Task to complete:
Reproduce the records below in their entirety, character for character.

╭─ Exercise inputs

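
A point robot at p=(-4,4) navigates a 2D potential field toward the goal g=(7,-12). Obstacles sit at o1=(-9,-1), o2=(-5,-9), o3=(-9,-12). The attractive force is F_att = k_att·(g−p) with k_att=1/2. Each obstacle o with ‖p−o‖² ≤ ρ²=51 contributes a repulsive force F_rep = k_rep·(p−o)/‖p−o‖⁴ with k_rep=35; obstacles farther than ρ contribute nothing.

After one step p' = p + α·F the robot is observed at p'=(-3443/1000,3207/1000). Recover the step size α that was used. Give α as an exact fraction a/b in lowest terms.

F_att = 1/2·(g−p) = 1/2·(11,-16) = (5.5000,-8.0000)
o1: d²=50 ≤ ρ²=51; F_rep = 35·(5,5)/50² = (0.0700,0.0700)
o2: d²=170 > ρ²=51 → inactive
o3: d²=281 > ρ²=51 → inactive
F = F_att + ΣF_rep = (5.5700,-7.9300)
Δp = p'−p = (0.5570,-0.7930); α = Δx/Fx = (557/1000) / (557/100) = 1/10
check: Δy/Fy = (-793/1000) / (-793/100) = 1/10 ✓

α = 1/10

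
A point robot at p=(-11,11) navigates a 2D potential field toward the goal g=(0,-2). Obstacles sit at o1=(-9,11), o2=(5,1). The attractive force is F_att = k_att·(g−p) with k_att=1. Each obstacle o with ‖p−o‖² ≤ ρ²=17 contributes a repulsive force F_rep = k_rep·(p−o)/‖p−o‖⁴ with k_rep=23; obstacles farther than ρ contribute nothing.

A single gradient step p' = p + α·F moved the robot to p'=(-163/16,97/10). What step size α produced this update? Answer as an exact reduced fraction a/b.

F_att = 1·(g−p) = 1·(11,-13) = (11.0000,-13.0000)
o1: d²=4 ≤ ρ²=17; F_rep = 23·(-2,0)/4² = (-2.8750,0.0000)
o2: d²=356 > ρ²=17 → inactive
F = F_att + ΣF_rep = (8.1250,-13.0000)
Δp = p'−p = (0.8125,-1.3000); α = Δx/Fx = (13/16) / (65/8) = 1/10
check: Δy/Fy = (-13/10) / (-13) = 1/10 ✓

α = 1/10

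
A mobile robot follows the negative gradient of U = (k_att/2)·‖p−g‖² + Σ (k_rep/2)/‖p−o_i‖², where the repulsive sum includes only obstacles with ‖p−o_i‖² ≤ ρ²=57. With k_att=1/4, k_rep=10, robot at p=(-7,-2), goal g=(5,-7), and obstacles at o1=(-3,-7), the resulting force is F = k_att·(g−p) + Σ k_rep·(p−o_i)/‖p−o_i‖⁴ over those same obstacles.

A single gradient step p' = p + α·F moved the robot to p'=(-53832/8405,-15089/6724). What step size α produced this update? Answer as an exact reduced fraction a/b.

α = 1/5

F_att = 1/4·(g−p) = 1/4·(12,-5) = (3.0000,-1.2500)
o1: d²=41 ≤ ρ²=57; F_rep = 10·(-4,5)/41² = (-0.0238,0.0297)
F = F_att + ΣF_rep = (2.9762,-1.2203)
Δp = p'−p = (0.5952,-0.2441); α = Δx/Fx = (5003/8405) / (5003/1681) = 1/5
check: Δy/Fy = (-1641/6724) / (-8205/6724) = 1/5 ✓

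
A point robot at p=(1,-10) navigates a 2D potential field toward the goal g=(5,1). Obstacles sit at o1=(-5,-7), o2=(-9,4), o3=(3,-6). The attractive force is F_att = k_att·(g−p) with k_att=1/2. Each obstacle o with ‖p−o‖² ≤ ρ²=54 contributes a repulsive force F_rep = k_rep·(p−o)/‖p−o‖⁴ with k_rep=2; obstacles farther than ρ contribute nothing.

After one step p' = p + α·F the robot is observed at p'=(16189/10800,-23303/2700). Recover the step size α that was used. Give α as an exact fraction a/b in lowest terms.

F_att = 1/2·(g−p) = 1/2·(4,11) = (2.0000,5.5000)
o1: d²=45 ≤ ρ²=54; F_rep = 2·(6,-3)/45² = (0.0059,-0.0030)
o2: d²=296 > ρ²=54 → inactive
o3: d²=20 ≤ ρ²=54; F_rep = 2·(-2,-4)/20² = (-0.0100,-0.0200)
F = F_att + ΣF_rep = (1.9959,5.4770)
Δp = p'−p = (0.4990,1.3693); α = Δx/Fx = (5389/10800) / (5389/2700) = 1/4
check: Δy/Fy = (3697/2700) / (3697/675) = 1/4 ✓

α = 1/4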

╰─

Exercise output:
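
A point robot at p=(-4,4) navigates a 2D potential field toward the goal g=(7,-12). Obstacles sit at o1=(-9,-1), o2=(-5,-9), o3=(-9,-12). The attractive force is F_att = k_att·(g−p) with k_att=1/2. Each obstacle o with ‖p−o‖² ≤ ρ²=51 contributes a repulsive force F_rep = k_rep·(p−o)/‖p−o‖⁴ with k_rep=35; obstacles farther than ρ contribute nothing.

After one step p' = p + α·F the robot is observed at p'=(-3443/1000,3207/1000). Recover the step size α that was used. Give α as an exact fraction a/b in lowest terms.

F_att = 1/2·(g−p) = 1/2·(11,-16) = (5.5000,-8.0000)
o1: d²=50 ≤ ρ²=51; F_rep = 35·(5,5)/50² = (0.0700,0.0700)
o2: d²=170 > ρ²=51 → inactive
o3: d²=281 > ρ²=51 → inactive
F = F_att + ΣF_rep = (5.5700,-7.9300)
Δp = p'−p = (0.5570,-0.7930); α = Δx/Fx = (557/1000) / (557/100) = 1/10
check: Δy/Fy = (-793/1000) / (-793/100) = 1/10 ✓

α = 1/10

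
A point robot at p=(-11,11) navigates a 2D potential field toward the goal g=(0,-2). Obstacles sit at o1=(-9,11), o2=(5,1). The attractive force is F_att = k_att·(g−p) with k_att=1. Each obstacle o with ‖p−o‖² ≤ ρ²=17 contributes a repulsive force F_rep = k_rep·(p−o)/‖p−o‖⁴ with k_rep=23; obstacles farther than ρ contribute nothing.

A single gradient step p' = p + α·F moved the robot to p'=(-163/16,97/10). What step size α produced this update? Answer as an exact reduced fraction a/b.

F_att = 1·(g−p) = 1·(11,-13) = (11.0000,-13.0000)
o1: d²=4 ≤ ρ²=17; F_rep = 23·(-2,0)/4² = (-2.8750,0.0000)
o2: d²=356 > ρ²=17 → inactive
F = F_att + ΣF_rep = (8.1250,-13.0000)
Δp = p'−p = (0.8125,-1.3000); α = Δx/Fx = (13/16) / (65/8) = 1/10
check: Δy/Fy = (-13/10) / (-13) = 1/10 ✓

α = 1/10

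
A mobile robot follows the negative gradient of U = (k_att/2)·‖p−g‖² + Σ (k_rep/2)/‖p−o_i‖², where the repulsive sum includes only obstacles with ‖p−o_i‖² ≤ ρ²=57. With k_att=1/4, k_rep=10, robot at p=(-7,-2), goal g=(5,-7), and obstacles at o1=(-3,-7), the resulting force is F = k_att·(g−p) + Σ k_rep·(p−o_i)/‖p−o_i‖⁴ over those same obstacles.

A single gradient step p' = p + α·F moved the robot to p'=(-53832/8405,-15089/6724). What step size α produced this update? Answer as an exact reduced fraction a/b.

α = 1/5

F_att = 1/4·(g−p) = 1/4·(12,-5) = (3.0000,-1.2500)
o1: d²=41 ≤ ρ²=57; F_rep = 10·(-4,5)/41² = (-0.0238,0.0297)
F = F_att + ΣF_rep = (2.9762,-1.2203)
Δp = p'−p = (0.5952,-0.2441); α = Δx/Fx = (5003/8405) / (5003/1681) = 1/5
check: Δy/Fy = (-1641/6724) / (-8205/6724) = 1/5 ✓

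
A point robot at p=(1,-10) navigates a 2D potential field toward the goal g=(5,1). Obstacles sit at o1=(-5,-7), o2=(-9,4), o3=(3,-6). The attractive force is F_att = k_att·(g−p) with k_att=1/2. Each obstacle o with ‖p−o‖² ≤ ρ²=54 contributes a repulsive force F_rep = k_rep·(p−o)/‖p−o‖⁴ with k_rep=2; obstacles farther than ρ contribute nothing.

After one step p' = p + α·F the robot is observed at p'=(16189/10800,-23303/2700). Recover the step size α that was used. Give α as an exact fraction a/b in lowest terms.

F_att = 1/2·(g−p) = 1/2·(4,11) = (2.0000,5.5000)
o1: d²=45 ≤ ρ²=54; F_rep = 2·(6,-3)/45² = (0.0059,-0.0030)
o2: d²=296 > ρ²=54 → inactive
o3: d²=20 ≤ ρ²=54; F_rep = 2·(-2,-4)/20² = (-0.0100,-0.0200)
F = F_att + ΣF_rep = (1.9959,5.4770)
Δp = p'−p = (0.4990,1.3693); α = Δx/Fx = (5389/10800) / (5389/2700) = 1/4
check: Δy/Fy = (3697/2700) / (3697/675) = 1/4 ✓

α = 1/4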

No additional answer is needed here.